A word-for-word copy of the listing that follows is required.

────

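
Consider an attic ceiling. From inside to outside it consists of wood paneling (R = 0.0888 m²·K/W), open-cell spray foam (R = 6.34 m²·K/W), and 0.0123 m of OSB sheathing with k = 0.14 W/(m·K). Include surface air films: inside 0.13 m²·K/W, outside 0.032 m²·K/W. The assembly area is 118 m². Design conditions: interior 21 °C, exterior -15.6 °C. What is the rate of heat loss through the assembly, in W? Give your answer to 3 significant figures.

647 W

0.0123/0.14 = 0.08786
R_total = 0.13 + 0.0888 + 6.34 + 0.08786 + 0.032 = 6.679 m²·K/W
Q = A·ΔT/R = 118 × (21 − (-15.6)) / 6.679 = 646.7 W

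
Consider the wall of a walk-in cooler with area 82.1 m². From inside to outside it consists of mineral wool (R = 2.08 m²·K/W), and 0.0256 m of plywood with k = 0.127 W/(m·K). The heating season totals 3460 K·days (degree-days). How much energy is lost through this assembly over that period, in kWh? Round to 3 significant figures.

2990 kWh

0.0256/0.127 = 0.2016
R_total = 2.08 + 0.2016 = 2.282 m²·K/W
E = A × HDD × 24 / R / 1000 = 82.1 × 3460 × 24 / 2.282 / 1000 = 2988 kWh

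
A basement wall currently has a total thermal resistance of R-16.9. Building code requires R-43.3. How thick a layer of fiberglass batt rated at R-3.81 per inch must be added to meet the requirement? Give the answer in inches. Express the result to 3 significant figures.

6.93 in

ΔR = 43.3 − 16.9 = 26.4 ft²·°F·h/BTU
L = ΔR / (R/in) = 26.4/3.81 = 6.929 in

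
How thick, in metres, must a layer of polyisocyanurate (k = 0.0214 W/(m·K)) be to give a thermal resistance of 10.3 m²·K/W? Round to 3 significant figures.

L = R·k = 10.3 × 0.0214 = 0.2204 m

0.220 m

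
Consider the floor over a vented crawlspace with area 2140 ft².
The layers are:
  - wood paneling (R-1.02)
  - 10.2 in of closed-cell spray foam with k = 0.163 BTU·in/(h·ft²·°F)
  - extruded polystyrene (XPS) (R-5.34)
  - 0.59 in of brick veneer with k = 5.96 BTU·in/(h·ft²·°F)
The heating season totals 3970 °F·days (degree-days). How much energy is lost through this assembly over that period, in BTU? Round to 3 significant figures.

10.2/0.163 = 62.58
0.59/5.96 = 0.09899
R_total = 1.02 + 62.58 + 5.34 + 0.09899 = 69.04 ft²·°F·h/BTU
E = A × HDD × 24 / R = 2140 × 3970 × 24 / 69.04 = 2954000 BTU

2950000 BTU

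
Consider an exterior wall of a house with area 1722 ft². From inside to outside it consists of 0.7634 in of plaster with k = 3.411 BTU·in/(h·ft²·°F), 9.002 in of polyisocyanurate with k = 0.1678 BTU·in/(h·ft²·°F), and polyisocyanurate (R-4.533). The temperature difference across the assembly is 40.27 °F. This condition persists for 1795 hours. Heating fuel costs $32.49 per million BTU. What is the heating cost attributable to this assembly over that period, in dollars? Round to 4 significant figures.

69.24 dollars

0.7634/3.411 = 0.22381
9.002/0.1678 = 53.647
R_total = 0.22381 + 53.647 + 4.533 = 58.404 ft²·°F·h/BTU
Q = 1722 × 40.27 / 58.404 = 1187.3 BTU/h
E = 1187.3 × 1795 = 2131300 BTU
Cost = 2131300/10⁶ × 32.49 = $69.245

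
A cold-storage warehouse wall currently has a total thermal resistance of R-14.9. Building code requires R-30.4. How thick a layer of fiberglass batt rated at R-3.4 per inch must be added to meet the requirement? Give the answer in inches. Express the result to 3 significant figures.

4.56 in

ΔR = 30.4 − 14.9 = 15.5 ft²·°F·h/BTU
L = ΔR / (R/in) = 15.5/3.4 = 4.559 in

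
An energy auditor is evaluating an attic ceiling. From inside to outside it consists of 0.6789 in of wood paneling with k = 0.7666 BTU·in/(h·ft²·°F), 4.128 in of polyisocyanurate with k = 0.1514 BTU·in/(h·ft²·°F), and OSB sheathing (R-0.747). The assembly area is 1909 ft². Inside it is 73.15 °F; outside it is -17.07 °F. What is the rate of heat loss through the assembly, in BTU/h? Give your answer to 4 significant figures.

0.6789/0.7666 = 0.8856
4.128/0.1514 = 27.266
R_total = 0.8856 + 27.266 + 0.747 = 28.898 ft²·°F·h/BTU
Q = A·ΔT/R = 1909 × (73.15 − (-17.07)) / 28.898 = 5959.9 BTU/h

5960 BTU/h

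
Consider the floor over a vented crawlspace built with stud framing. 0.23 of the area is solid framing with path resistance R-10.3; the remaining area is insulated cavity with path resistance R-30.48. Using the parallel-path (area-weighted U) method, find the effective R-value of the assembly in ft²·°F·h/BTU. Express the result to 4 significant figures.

21.01 ft²·°F·h/BTU

U_eff = 0.77/30.48 + 0.23/10.3 = 0.025262 + 0.02233 = 0.047593
R_eff = 1/U_eff = 21.012 ft²·°F·h/BTU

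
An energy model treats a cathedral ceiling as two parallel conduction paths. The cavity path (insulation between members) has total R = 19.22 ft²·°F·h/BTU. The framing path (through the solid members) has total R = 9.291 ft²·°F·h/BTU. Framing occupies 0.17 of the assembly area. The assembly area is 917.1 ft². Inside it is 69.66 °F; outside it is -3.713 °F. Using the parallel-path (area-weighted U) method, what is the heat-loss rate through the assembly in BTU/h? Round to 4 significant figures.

4137 BTU/h

U_eff = 0.83/19.22 + 0.17/9.291 = 0.043184 + 0.018297 = 0.061481
R_eff = 1/U_eff = 16.265 ft²·°F·h/BTU
Q = 917.1 × (69.66 − (-3.713)) / 16.265 = 4137.1 BTU/h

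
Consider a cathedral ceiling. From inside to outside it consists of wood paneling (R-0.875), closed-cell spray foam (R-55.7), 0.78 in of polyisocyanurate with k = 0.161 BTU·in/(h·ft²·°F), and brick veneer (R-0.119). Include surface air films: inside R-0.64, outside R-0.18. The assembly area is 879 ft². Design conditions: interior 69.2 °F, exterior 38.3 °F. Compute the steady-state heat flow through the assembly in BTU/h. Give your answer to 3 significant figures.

436 BTU/h

0.78/0.161 = 4.845
R_total = 0.64 + 0.875 + 55.7 + 4.845 + 0.119 + 0.18 = 62.36 ft²·°F·h/BTU
Q = A·ΔT/R = 879 × (69.2 − 38.3) / 62.36 = 435.6 BTU/h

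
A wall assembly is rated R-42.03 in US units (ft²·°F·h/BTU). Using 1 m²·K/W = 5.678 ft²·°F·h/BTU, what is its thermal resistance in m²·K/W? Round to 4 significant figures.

R_SI = 42.03/5.678 = 7.4023

7.402 m²·K/W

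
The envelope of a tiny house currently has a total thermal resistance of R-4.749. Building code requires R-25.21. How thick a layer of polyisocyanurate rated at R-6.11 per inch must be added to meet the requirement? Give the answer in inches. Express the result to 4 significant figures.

ΔR = 25.21 − 4.749 = 20.461 ft²·°F·h/BTU
L = ΔR / (R/in) = 20.461/6.11 = 3.3488 in

3.349 in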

────

• [Written answer]:
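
Consider an attic ceiling. From inside to outside it consists of wood paneling (R = 0.0888 m²·K/W), open-cell spray foam (R = 6.34 m²·K/W), and 0.0123 m of OSB sheathing with k = 0.14 W/(m·K). Include surface air films: inside 0.13 m²·K/W, outside 0.032 m²·K/W. The assembly area is 118 m². Design conditions: interior 21 °C, exterior -15.6 °C. What is the rate of heat loss through the assembly, in W? Give your answer to 3 significant figures.

647 W

0.0123/0.14 = 0.08786
R_total = 0.13 + 0.0888 + 6.34 + 0.08786 + 0.032 = 6.679 m²·K/W
Q = A·ΔT/R = 118 × (21 − (-15.6)) / 6.679 = 646.7 W

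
Consider the wall of a walk-in cooler with area 82.1 m². From inside to outside it consists of mineral wool (R = 2.08 m²·K/W), and 0.0256 m of plywood with k = 0.127 W/(m·K). The heating season totals 3460 K·days (degree-days). How much energy is lost through this assembly over that period, in kWh? Round to 3 significant figures.

2990 kWh

0.0256/0.127 = 0.2016
R_total = 2.08 + 0.2016 = 2.282 m²·K/W
E = A × HDD × 24 / R / 1000 = 82.1 × 3460 × 24 / 2.282 / 1000 = 2988 kWh

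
A basement wall currently has a total thermal resistance of R-16.9. Building code requires R-43.3. How thick a layer of fiberglass batt rated at R-3.81 per inch must be added to meet the requirement? Give the answer in inches. Express the result to 3 significant figures.

6.93 in

ΔR = 43.3 − 16.9 = 26.4 ft²·°F·h/BTU
L = ΔR / (R/in) = 26.4/3.81 = 6.929 in

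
How thick, in metres, must a layer of polyisocyanurate (k = 0.0214 W/(m·K)) be to give a thermal resistance of 10.3 m²·K/W? Round to 3 significant figures.

L = R·k = 10.3 × 0.0214 = 0.2204 m

0.220 m

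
Consider the floor over a vented crawlspace with area 2140 ft².
The layers are:
  - wood paneling (R-1.02)
  - 10.2 in of closed-cell spray foam with k = 0.163 BTU·in/(h·ft²·°F)
  - extruded polystyrene (XPS) (R-5.34)
  - 0.59 in of brick veneer with k = 5.96 BTU·in/(h·ft²·°F)
The heating season totals 3970 °F·days (degree-days). How much energy is lost through this assembly over that period, in BTU? Round to 3 significant figures.

10.2/0.163 = 62.58
0.59/5.96 = 0.09899
R_total = 1.02 + 62.58 + 5.34 + 0.09899 = 69.04 ft²·°F·h/BTU
E = A × HDD × 24 / R = 2140 × 3970 × 24 / 69.04 = 2954000 BTU

2950000 BTU

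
Consider an exterior wall of a house with area 1722 ft². From inside to outside it consists of 0.7634 in of plaster with k = 3.411 BTU·in/(h·ft²·°F), 9.002 in of polyisocyanurate with k = 0.1678 BTU·in/(h·ft²·°F), and polyisocyanurate (R-4.533). The temperature difference across the assembly is 40.27 °F. This condition persists for 1795 hours. Heating fuel costs $32.49 per million BTU. What is the heating cost attributable to this assembly over that period, in dollars? Round to 4 significant figures.

69.24 dollars

0.7634/3.411 = 0.22381
9.002/0.1678 = 53.647
R_total = 0.22381 + 53.647 + 4.533 = 58.404 ft²·°F·h/BTU
Q = 1722 × 40.27 / 58.404 = 1187.3 BTU/h
E = 1187.3 × 1795 = 2131300 BTU
Cost = 2131300/10⁶ × 32.49 = $69.245

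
A cold-storage warehouse wall currently has a total thermal resistance of R-14.9. Building code requires R-30.4. How thick a layer of fiberglass batt rated at R-3.4 per inch must be added to meet the requirement? Give the answer in inches. Express the result to 3 significant figures.

4.56 in

ΔR = 30.4 − 14.9 = 15.5 ft²·°F·h/BTU
L = ΔR / (R/in) = 15.5/3.4 = 4.559 in

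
An energy auditor is evaluating an attic ceiling. From inside to outside it consists of 0.6789 in of wood paneling with k = 0.7666 BTU·in/(h·ft²·°F), 4.128 in of polyisocyanurate with k = 0.1514 BTU·in/(h·ft²·°F), and OSB sheathing (R-0.747). The assembly area is 1909 ft². Inside it is 73.15 °F; outside it is -17.07 °F. What is the rate of heat loss through the assembly, in BTU/h? Give your answer to 4 significant figures.

0.6789/0.7666 = 0.8856
4.128/0.1514 = 27.266
R_total = 0.8856 + 27.266 + 0.747 = 28.898 ft²·°F·h/BTU
Q = A·ΔT/R = 1909 × (73.15 − (-17.07)) / 28.898 = 5959.9 BTU/h

5960 BTU/h

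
Consider the floor over a vented crawlspace built with stud framing. 0.23 of the area is solid framing with path resistance R-10.3; the remaining area is insulated cavity with path resistance R-30.48. Using the parallel-path (area-weighted U) method, find the effective R-value of the assembly in ft²·°F·h/BTU. Express the result to 4 significant figures.

21.01 ft²·°F·h/BTU

U_eff = 0.77/30.48 + 0.23/10.3 = 0.025262 + 0.02233 = 0.047593
R_eff = 1/U_eff = 21.012 ft²·°F·h/BTU

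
An energy model treats a cathedral ceiling as two parallel conduction paths. The cavity path (insulation between members) has total R = 19.22 ft²·°F·h/BTU. The framing path (through the solid members) has total R = 9.291 ft²·°F·h/BTU. Framing occupies 0.17 of the assembly area. The assembly area is 917.1 ft². Inside it is 69.66 °F; outside it is -3.713 °F. Using the parallel-path (area-weighted U) method, what is the heat-loss rate through the assembly in BTU/h? Round to 4 significant figures.

4137 BTU/h

U_eff = 0.83/19.22 + 0.17/9.291 = 0.043184 + 0.018297 = 0.061481
R_eff = 1/U_eff = 16.265 ft²·°F·h/BTU
Q = 917.1 × (69.66 − (-3.713)) / 16.265 = 4137.1 BTU/h

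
Consider a cathedral ceiling. From inside to outside it consists of wood paneling (R-0.875), closed-cell spray foam (R-55.7), 0.78 in of polyisocyanurate with k = 0.161 BTU·in/(h·ft²·°F), and brick veneer (R-0.119). Include surface air films: inside R-0.64, outside R-0.18. The assembly area is 879 ft². Design conditions: interior 69.2 °F, exterior 38.3 °F. Compute the steady-state heat flow through the assembly in BTU/h. Give your answer to 3 significant figures.

436 BTU/h

0.78/0.161 = 4.845
R_total = 0.64 + 0.875 + 55.7 + 4.845 + 0.119 + 0.18 = 62.36 ft²·°F·h/BTU
Q = A·ΔT/R = 879 × (69.2 − 38.3) / 62.36 = 435.6 BTU/h

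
A wall assembly is rated R-42.03 in US units (ft²·°F·h/BTU). Using 1 m²·K/W = 5.678 ft²·°F·h/BTU, what is its thermal resistance in m²·K/W? Round to 4 significant figures.

R_SI = 42.03/5.678 = 7.4023

7.402 m²·K/W

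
The envelope of a tiny house currently has a total thermal resistance of R-4.749. Building code requires R-25.21. How thick a layer of polyisocyanurate rated at R-6.11 per inch must be added to meet the requirement? Give the answer in inches. Express the result to 4 significant figures.

ΔR = 25.21 − 4.749 = 20.461 ft²·°F·h/BTU
L = ΔR / (R/in) = 20.461/6.11 = 3.3488 in

3.349 in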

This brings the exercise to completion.